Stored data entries
>>

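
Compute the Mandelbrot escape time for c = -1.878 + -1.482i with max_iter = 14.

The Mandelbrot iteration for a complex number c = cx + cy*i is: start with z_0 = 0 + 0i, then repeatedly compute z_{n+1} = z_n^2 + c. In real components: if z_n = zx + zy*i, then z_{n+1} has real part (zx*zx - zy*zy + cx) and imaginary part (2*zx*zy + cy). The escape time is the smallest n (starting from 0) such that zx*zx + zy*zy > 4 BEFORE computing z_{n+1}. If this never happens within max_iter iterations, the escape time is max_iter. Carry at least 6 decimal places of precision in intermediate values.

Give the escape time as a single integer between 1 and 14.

Answer: 1

Derivation:
z_0 = 0 + 0i, c = -1.8780 + -1.4820i
Iter 1: z = -1.8780 + -1.4820i, |z|^2 = 5.7232
Escaped at iteration 1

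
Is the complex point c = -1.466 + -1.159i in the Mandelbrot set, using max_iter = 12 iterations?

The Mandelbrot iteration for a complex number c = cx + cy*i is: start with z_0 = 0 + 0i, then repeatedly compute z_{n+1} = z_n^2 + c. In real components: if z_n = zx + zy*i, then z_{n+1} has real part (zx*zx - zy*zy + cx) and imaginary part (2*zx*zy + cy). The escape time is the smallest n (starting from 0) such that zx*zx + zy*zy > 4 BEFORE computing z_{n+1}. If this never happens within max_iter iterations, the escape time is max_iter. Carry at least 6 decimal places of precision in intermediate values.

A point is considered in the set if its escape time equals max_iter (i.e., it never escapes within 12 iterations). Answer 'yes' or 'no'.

z_0 = 0 + 0i, c = -1.4660 + -1.1590i
Iter 1: z = -1.4660 + -1.1590i, |z|^2 = 3.4924
Iter 2: z = -0.6601 + 2.2392i, |z|^2 = 5.4497
Escaped at iteration 2

Answer: no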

<<

- **What to work on**: Filter the entries down to the lines that hold "Mandelbrot". Copy those lines.

- **Task answer**:
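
Compute the Mandelbrot escape time for c = -1.878 + -1.482i with max_iter = 14.
The Mandelbrot iteration for a complex number c = cx + cy*i is: start with z_0 = 0 + 0i, then repeatedly compute z_{n+1} = z_n^2 + c. In real components: if z_n = zx + zy*i, then z_{n+1} has real part (zx*zx - zy*zy + cx) and imaginary part (2*zx*zy + cy). The escape time is the smallest n (starting from 0) such that zx*zx + zy*zy > 4 BEFORE computing z_{n+1}. If this never happens within max_iter iterations, the escape time is max_iter. Carry at least 6 decimal places of precision in intermediate values.
Is the complex point c = -1.466 + -1.159i in the Mandelbrot set, using max_iter = 12 iterations?
The Mandelbrot iteration for a complex number c = cx + cy*i is: start with z_0 = 0 + 0i, then repeatedly compute z_{n+1} = z_n^2 + c. In real components: if z_n = zx + zy*i, then z_{n+1} has real part (zx*zx - zy*zy + cx) and imaginary part (2*zx*zy + cy). The escape time is the smallest n (starting from 0) such that zx*zx + zy*zy > 4 BEFORE computing z_{n+1}. If this never happens within max_iter iterations, the escape time is max_iter. Carry at least 6 decimal places of precision in intermediate values.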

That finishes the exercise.